What the task requires —
Scan the data below and report how many lines include the word "figures". Nothing else is wanted.

Exercise materials —
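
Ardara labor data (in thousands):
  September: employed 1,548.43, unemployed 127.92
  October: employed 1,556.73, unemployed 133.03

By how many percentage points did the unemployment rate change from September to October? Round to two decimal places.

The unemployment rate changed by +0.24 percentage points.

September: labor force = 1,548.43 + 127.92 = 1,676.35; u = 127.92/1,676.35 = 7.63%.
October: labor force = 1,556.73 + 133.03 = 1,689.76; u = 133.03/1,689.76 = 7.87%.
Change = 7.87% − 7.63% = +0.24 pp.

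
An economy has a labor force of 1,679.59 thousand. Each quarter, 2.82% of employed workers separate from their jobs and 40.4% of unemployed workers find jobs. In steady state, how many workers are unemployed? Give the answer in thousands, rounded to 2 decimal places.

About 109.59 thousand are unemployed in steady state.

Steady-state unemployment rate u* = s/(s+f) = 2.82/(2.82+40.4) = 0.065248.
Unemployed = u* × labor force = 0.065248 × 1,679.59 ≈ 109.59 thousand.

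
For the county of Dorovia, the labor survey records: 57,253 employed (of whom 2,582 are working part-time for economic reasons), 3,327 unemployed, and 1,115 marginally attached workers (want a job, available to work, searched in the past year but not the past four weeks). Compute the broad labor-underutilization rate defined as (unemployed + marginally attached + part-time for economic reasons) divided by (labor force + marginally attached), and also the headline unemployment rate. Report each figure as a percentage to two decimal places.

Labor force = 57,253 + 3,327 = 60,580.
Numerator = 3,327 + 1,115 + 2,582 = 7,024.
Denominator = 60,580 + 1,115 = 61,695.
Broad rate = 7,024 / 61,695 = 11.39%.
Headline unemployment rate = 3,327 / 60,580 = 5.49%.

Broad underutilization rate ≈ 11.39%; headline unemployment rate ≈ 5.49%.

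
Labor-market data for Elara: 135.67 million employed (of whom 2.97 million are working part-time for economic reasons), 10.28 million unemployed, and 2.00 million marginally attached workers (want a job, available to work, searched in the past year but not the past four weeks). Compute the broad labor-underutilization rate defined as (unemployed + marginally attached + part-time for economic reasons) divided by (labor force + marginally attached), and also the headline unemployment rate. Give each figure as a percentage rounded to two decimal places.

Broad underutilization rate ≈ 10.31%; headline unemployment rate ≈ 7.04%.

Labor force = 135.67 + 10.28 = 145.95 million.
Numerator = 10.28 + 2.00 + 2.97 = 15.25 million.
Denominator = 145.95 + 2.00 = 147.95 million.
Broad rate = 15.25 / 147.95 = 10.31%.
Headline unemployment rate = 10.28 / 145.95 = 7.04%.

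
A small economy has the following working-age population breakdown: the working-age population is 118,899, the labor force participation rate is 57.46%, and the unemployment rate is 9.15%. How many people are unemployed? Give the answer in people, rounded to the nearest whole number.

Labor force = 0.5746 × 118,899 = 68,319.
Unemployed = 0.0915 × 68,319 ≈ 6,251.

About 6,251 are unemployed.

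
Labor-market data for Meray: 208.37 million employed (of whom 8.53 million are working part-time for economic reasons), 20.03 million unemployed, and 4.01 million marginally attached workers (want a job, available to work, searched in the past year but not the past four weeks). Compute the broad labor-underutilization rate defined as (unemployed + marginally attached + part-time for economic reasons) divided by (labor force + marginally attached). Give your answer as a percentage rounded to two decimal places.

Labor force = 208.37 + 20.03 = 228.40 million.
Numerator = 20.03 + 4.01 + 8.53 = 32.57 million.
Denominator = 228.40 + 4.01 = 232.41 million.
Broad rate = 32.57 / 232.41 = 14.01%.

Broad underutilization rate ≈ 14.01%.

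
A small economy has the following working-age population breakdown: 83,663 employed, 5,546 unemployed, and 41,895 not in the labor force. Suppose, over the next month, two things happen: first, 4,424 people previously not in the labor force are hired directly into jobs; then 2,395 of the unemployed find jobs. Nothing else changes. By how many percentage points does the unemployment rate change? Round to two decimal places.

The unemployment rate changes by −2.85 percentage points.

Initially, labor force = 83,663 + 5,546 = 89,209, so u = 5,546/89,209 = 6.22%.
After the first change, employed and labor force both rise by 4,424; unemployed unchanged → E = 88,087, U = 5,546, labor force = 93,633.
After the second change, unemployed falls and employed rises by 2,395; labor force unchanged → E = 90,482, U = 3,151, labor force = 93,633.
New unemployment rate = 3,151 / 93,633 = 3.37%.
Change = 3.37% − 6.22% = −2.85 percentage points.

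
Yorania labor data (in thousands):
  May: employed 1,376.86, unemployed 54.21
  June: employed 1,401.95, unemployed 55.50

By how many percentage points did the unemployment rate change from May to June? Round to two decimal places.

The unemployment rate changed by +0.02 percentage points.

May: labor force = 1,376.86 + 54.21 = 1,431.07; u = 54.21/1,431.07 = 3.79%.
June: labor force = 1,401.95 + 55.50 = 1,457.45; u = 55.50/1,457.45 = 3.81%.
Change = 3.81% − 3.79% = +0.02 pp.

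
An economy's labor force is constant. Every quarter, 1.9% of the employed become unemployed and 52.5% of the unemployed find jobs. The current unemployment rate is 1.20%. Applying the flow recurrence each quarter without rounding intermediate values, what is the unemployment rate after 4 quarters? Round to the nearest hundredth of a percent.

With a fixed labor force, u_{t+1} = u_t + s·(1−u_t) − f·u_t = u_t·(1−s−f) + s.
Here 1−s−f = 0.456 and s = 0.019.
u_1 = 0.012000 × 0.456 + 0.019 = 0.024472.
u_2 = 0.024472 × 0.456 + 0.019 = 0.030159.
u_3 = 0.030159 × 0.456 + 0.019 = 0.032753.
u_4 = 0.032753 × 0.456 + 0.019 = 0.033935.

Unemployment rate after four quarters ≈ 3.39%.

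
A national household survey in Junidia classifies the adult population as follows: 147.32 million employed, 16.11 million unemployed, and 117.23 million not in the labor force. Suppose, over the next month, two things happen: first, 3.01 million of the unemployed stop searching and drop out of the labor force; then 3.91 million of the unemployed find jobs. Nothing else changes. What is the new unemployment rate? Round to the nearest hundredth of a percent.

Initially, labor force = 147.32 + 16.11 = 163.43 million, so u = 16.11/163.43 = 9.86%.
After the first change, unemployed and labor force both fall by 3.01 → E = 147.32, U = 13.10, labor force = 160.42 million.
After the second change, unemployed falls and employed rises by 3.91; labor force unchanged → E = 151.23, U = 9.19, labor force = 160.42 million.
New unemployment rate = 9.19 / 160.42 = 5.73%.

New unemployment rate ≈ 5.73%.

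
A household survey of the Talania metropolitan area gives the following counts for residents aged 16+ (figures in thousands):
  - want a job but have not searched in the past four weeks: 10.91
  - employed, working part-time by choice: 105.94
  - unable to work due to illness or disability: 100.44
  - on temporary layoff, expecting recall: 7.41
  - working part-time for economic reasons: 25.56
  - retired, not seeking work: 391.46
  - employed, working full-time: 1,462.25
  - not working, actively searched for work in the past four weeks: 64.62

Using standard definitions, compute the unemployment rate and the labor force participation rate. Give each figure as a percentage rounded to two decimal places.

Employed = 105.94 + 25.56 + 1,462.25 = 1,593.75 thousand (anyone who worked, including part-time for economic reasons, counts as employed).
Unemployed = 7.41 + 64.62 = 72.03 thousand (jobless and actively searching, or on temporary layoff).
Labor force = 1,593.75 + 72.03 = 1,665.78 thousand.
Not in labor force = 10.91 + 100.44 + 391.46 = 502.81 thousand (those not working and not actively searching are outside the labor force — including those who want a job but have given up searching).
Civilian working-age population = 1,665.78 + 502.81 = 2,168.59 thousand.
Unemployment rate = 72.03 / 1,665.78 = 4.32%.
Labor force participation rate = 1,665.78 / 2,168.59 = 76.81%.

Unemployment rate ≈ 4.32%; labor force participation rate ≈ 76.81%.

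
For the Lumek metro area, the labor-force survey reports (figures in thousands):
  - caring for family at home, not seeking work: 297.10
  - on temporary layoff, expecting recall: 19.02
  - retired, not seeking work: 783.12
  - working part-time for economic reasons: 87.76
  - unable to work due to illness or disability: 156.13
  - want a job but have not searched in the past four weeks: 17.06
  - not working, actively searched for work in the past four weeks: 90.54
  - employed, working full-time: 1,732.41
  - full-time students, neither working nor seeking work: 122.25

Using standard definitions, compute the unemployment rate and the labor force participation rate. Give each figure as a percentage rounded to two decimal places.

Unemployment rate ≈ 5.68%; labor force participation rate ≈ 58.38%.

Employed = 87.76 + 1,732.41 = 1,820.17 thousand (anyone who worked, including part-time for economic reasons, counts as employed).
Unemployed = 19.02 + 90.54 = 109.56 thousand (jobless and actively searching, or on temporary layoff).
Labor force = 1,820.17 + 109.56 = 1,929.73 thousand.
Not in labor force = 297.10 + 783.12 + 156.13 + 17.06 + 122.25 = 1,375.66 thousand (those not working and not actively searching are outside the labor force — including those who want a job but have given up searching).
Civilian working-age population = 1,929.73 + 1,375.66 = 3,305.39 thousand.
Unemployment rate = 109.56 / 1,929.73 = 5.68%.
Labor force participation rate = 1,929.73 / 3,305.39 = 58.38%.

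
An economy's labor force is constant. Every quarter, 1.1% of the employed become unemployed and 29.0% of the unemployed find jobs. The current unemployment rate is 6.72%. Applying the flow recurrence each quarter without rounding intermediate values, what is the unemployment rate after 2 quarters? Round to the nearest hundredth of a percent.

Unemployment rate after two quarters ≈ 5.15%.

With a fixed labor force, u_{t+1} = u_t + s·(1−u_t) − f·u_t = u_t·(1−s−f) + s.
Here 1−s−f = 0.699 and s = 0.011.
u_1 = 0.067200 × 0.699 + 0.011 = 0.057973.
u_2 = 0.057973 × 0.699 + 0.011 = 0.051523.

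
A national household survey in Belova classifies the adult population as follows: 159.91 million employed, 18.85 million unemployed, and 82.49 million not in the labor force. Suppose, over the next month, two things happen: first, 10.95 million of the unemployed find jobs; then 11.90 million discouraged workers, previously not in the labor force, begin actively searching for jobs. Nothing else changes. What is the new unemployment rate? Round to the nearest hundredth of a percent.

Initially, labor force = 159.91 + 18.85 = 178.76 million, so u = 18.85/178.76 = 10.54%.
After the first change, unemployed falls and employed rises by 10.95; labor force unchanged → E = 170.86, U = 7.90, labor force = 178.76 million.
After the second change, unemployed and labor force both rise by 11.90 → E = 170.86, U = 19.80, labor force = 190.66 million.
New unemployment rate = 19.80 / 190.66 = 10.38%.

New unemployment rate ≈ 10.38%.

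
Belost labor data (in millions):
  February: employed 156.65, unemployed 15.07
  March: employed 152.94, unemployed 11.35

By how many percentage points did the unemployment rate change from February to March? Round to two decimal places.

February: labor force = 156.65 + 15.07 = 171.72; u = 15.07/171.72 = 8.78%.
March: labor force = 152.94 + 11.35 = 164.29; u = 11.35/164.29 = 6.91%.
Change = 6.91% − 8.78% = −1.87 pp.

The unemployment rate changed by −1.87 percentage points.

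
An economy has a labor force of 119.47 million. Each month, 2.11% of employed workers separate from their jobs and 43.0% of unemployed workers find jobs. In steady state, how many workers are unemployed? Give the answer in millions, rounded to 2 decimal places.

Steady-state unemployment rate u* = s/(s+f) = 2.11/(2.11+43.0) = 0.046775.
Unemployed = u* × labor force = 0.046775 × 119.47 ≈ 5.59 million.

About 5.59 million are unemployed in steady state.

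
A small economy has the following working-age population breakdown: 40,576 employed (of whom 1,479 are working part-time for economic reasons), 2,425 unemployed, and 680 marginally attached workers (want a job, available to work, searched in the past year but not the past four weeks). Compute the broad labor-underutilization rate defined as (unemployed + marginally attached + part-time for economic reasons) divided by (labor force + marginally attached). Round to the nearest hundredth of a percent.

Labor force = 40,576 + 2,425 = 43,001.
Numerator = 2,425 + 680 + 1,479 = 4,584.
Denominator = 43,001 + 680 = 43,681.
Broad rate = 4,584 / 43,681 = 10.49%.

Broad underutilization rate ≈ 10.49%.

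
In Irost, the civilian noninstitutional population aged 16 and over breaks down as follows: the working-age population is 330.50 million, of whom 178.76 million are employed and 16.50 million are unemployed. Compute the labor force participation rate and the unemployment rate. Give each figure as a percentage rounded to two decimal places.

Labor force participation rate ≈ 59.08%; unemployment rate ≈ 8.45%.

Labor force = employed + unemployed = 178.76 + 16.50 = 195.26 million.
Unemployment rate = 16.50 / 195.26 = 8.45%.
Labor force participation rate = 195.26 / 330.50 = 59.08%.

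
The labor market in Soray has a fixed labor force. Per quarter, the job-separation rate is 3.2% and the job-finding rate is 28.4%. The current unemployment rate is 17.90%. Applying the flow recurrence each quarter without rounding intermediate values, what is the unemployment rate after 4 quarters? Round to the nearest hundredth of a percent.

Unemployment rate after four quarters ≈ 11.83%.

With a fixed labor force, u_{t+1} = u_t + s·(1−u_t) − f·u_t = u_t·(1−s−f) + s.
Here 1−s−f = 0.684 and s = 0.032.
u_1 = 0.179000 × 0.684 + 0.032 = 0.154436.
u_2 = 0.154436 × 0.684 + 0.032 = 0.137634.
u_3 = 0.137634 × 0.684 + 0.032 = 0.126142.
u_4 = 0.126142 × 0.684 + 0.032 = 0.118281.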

Problem solution —
2